### Required work
Set down exactly the lines below between the line holding "106 | 15 | 11 |" and the line holding "Round-Robin scheduling, quantum", inclusive; no other line belongs in the answer.
Data shown: Begin
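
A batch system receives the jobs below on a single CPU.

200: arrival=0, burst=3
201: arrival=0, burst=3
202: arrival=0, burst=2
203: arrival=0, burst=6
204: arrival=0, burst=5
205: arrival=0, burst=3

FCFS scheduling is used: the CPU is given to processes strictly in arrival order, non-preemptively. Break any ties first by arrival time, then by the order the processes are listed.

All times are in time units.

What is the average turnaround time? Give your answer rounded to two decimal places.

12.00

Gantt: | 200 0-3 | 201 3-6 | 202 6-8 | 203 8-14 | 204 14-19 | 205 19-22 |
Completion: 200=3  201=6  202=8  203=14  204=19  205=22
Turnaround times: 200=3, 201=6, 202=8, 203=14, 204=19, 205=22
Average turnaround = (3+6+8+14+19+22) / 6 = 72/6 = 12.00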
Data shown: End
Data shown: Begin
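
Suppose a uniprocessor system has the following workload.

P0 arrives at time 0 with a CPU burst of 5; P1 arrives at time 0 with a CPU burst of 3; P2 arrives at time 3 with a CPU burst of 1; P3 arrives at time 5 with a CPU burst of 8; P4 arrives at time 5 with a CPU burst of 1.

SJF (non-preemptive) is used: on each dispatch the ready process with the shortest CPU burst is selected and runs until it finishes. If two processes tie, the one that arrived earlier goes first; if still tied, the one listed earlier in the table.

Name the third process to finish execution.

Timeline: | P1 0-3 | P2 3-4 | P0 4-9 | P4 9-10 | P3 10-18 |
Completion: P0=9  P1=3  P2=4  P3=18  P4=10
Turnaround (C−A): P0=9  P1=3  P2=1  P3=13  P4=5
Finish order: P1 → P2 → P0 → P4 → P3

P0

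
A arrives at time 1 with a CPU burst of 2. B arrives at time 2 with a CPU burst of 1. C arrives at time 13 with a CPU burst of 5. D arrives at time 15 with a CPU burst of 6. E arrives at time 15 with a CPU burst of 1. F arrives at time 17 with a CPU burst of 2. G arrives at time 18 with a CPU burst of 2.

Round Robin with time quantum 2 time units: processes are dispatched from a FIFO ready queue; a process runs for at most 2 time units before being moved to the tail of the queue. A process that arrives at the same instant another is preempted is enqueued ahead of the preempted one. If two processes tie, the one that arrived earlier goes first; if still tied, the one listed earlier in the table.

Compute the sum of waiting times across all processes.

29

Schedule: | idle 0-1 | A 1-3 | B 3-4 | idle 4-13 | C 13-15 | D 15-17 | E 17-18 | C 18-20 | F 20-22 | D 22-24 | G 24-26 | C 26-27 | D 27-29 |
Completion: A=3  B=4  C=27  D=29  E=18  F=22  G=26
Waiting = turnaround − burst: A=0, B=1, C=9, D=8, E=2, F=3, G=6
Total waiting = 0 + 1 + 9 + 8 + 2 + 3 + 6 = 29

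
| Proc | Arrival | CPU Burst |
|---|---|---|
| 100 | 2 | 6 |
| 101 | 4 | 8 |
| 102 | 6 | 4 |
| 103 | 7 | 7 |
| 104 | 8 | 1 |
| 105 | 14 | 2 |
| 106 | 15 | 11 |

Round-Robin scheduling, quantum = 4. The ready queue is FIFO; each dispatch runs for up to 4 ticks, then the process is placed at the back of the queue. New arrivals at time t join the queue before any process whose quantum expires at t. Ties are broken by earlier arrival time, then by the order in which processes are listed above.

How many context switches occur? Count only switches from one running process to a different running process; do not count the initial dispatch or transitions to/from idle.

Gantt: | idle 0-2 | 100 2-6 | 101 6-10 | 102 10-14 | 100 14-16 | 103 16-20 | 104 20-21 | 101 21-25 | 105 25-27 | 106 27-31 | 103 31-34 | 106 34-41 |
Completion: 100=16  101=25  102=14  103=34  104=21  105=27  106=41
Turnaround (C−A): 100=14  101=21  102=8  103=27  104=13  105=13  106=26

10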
Data shown: End
### Answer to the problem
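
| 106 | 15 | 11 |

Round-Robin scheduling, quantum = 4. The ready queue is FIFO; each dispatch runs for up to 4 ticks, then the process is placed at the back of the queue. New arrivals at time t join the queue before any process whose quantum expires at t. Ties are broken by earlier arrival time, then by the order in which processes are listed above.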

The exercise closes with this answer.